**Collected data entries**
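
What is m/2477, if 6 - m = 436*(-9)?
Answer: 3930/2477 ≈ 1.5866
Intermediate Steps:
m = 3930 (m = 6 - 436*(-9) = 6 - 1*(-3924) = 6 + 3924 = 3930)
m/2477 = 3930/2477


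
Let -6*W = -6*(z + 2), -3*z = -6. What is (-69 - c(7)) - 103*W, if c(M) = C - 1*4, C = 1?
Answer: -478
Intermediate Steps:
z = 2 (z = -1/3*(-6) = 2)
c(M) = -3 (c(M) = 1 - 1*4 = 1 - 4 = -3)
W = 4 (W = -(-1)*(2 + 2) = -(-1)*4 = -1/6*(-24) = 4)
(-69 - c(7)) - 103*W = (-69 - 1*(-3)) - 103*4 = (-69 + 3) - 412 = -66 - 412 = -478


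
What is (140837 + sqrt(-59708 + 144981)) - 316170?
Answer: -175333 + sqrt(85273) ≈ -1.7504e+5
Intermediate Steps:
(140837 + sqrt(-59708 + 144981)) - 316170 = (140837 + sqrt(85273)) - 316170 = -175333 + sqrt(85273)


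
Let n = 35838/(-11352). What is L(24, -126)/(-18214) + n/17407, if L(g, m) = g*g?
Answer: -867218253/27266394428 ≈ -0.031805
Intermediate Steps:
L(g, m) = g²
n = -543/172 (n = 35838*(-1/11352) = -543/172 ≈ -3.1570)
L(24, -126)/(-18214) + n/17407 = 24²/(-18214) - 543/172/17407 = 576*(-1/18214) - 543/172*1/17407 = -288/9107 - 543/2994004 = -867218253/27266394428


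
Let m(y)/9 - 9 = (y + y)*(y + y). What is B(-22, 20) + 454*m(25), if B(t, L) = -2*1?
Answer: 10251772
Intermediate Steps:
m(y) = 81 + 36*y**2 (m(y) = 81 + 9*((y + y)*(y + y)) = 81 + 9*((2*y)*(2*y)) = 81 + 9*(4*y**2) = 81 + 36*y**2)
B(t, L) = -2
B(-22, 20) + 454*m(25) = -2 + 454*(81 + 36*25**2) = -2 + 454*(81 + 36*625) = -2 + 454*(81 + 22500) = -2 + 454*22581 = -2 + 10251774 = 10251772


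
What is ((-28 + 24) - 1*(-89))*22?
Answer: 1870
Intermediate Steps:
((-28 + 24) - 1*(-89))*22 = (-4 + 89)*22 = 85*22 = 1870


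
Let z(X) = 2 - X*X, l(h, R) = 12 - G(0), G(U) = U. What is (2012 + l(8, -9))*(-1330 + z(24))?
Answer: -3853696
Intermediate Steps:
l(h, R) = 12 (l(h, R) = 12 - 1*0 = 12 + 0 = 12)
z(X) = 2 - X**2
(2012 + l(8, -9))*(-1330 + z(24)) = (2012 + 12)*(-1330 + (2 - 1*24**2)) = 2024*(-1330 + (2 - 1*576)) = 2024*(-1330 + (2 - 576)) = 2024*(-1330 - 574) = 2024*(-1904) = -3853696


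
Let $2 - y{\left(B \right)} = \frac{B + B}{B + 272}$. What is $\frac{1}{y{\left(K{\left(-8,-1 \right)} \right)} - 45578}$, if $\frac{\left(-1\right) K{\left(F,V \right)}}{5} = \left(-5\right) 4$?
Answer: $- \frac{93}{4238618} \approx -2.1941 \cdot 10^{-5}$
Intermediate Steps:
$K{\left(F,V \right)} = 100$ ($K{\left(F,V \right)} = - 5 \left(\left(-5\right) 4\right) = \left(-5\right) \left(-20\right) = 100$)
$y{\left(B \right)} = 2 - \frac{2 B}{272 + B}$ ($y{\left(B \right)} = 2 - \frac{B + B}{B + 272} = 2 - \frac{2 B}{272 + B}$)
$\frac{1}{y{\left(K{\left(-8,-1 \right)} \right)} - 45578} = \frac{1}{\frac{544}{272 + 100} - 45578} = \frac{1}{\frac{544}{372} - 45578} = \frac{1}{544 \cdot \frac{1}{372} - 45578} = \frac{1}{\frac{136}{93} - 45578} = \frac{1}{- \frac{4238618}{93}} = - \frac{93}{4238618}$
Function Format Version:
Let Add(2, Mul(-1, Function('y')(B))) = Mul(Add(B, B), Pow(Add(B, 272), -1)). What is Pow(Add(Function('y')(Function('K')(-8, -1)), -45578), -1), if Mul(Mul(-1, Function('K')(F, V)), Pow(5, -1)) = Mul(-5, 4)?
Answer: Rational(-93, 4238618) ≈ -2.1941e-5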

**ACTION ITEM**
Please transcribe the records above in full, keeping every word.

**TASK RESULT**
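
What is m/2477, if 6 - m = 436*(-9)?
Answer: 3930/2477 ≈ 1.5866
Intermediate Steps:
m = 3930 (m = 6 - 436*(-9) = 6 - 1*(-3924) = 6 + 3924 = 3930)
m/2477 = 3930/2477


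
Let -6*W = -6*(z + 2), -3*z = -6. What is (-69 - c(7)) - 103*W, if c(M) = C - 1*4, C = 1?
Answer: -478
Intermediate Steps:
z = 2 (z = -1/3*(-6) = 2)
c(M) = -3 (c(M) = 1 - 1*4 = 1 - 4 = -3)
W = 4 (W = -(-1)*(2 + 2) = -(-1)*4 = -1/6*(-24) = 4)
(-69 - c(7)) - 103*W = (-69 - 1*(-3)) - 103*4 = (-69 + 3) - 412 = -66 - 412 = -478


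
What is (140837 + sqrt(-59708 + 144981)) - 316170?
Answer: -175333 + sqrt(85273) ≈ -1.7504e+5
Intermediate Steps:
(140837 + sqrt(-59708 + 144981)) - 316170 = (140837 + sqrt(85273)) - 316170 = -175333 + sqrt(85273)


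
Let n = 35838/(-11352). What is L(24, -126)/(-18214) + n/17407, if L(g, m) = g*g?
Answer: -867218253/27266394428 ≈ -0.031805
Intermediate Steps:
L(g, m) = g²
n = -543/172 (n = 35838*(-1/11352) = -543/172 ≈ -3.1570)
L(24, -126)/(-18214) + n/17407 = 24²/(-18214) - 543/172/17407 = 576*(-1/18214) - 543/172*1/17407 = -288/9107 - 543/2994004 = -867218253/27266394428


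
Let m(y)/9 - 9 = (y + y)*(y + y). What is B(-22, 20) + 454*m(25), if B(t, L) = -2*1?
Answer: 10251772
Intermediate Steps:
m(y) = 81 + 36*y**2 (m(y) = 81 + 9*((y + y)*(y + y)) = 81 + 9*((2*y)*(2*y)) = 81 + 9*(4*y**2) = 81 + 36*y**2)
B(t, L) = -2
B(-22, 20) + 454*m(25) = -2 + 454*(81 + 36*25**2) = -2 + 454*(81 + 36*625) = -2 + 454*(81 + 22500) = -2 + 454*22581 = -2 + 10251774 = 10251772


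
What is ((-28 + 24) - 1*(-89))*22?
Answer: 1870
Intermediate Steps:
((-28 + 24) - 1*(-89))*22 = (-4 + 89)*22 = 85*22 = 1870


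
Let z(X) = 2 - X*X, l(h, R) = 12 - G(0), G(U) = U. What is (2012 + l(8, -9))*(-1330 + z(24))?
Answer: -3853696
Intermediate Steps:
l(h, R) = 12 (l(h, R) = 12 - 1*0 = 12 + 0 = 12)
z(X) = 2 - X**2
(2012 + l(8, -9))*(-1330 + z(24)) = (2012 + 12)*(-1330 + (2 - 1*24**2)) = 2024*(-1330 + (2 - 1*576)) = 2024*(-1330 + (2 - 576)) = 2024*(-1330 - 574) = 2024*(-1904) = -3853696


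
Let $2 - y{\left(B \right)} = \frac{B + B}{B + 272}$. What is $\frac{1}{y{\left(K{\left(-8,-1 \right)} \right)} - 45578}$, if $\frac{\left(-1\right) K{\left(F,V \right)}}{5} = \left(-5\right) 4$?
Answer: $- \frac{93}{4238618} \approx -2.1941 \cdot 10^{-5}$
Intermediate Steps:
$K{\left(F,V \right)} = 100$ ($K{\left(F,V \right)} = - 5 \left(\left(-5\right) 4\right) = \left(-5\right) \left(-20\right) = 100$)
$y{\left(B \right)} = 2 - \frac{2 B}{272 + B}$ ($y{\left(B \right)} = 2 - \frac{B + B}{B + 272} = 2 - \frac{2 B}{272 + B}$)
$\frac{1}{y{\left(K{\left(-8,-1 \right)} \right)} - 45578} = \frac{1}{\frac{544}{272 + 100} - 45578} = \frac{1}{\frac{544}{372} - 45578} = \frac{1}{544 \cdot \frac{1}{372} - 45578} = \frac{1}{\frac{136}{93} - 45578} = \frac{1}{- \frac{4238618}{93}} = - \frac{93}{4238618}$
Function Format Version:
Let Add(2, Mul(-1, Function('y')(B))) = Mul(Add(B, B), Pow(Add(B, 272), -1)). What is Pow(Add(Function('y')(Function('K')(-8, -1)), -45578), -1), if Mul(Mul(-1, Function('K')(F, V)), Pow(5, -1)) = Mul(-5, 4)?
Answer: Rational(-93, 4238618) ≈ -2.1941e-5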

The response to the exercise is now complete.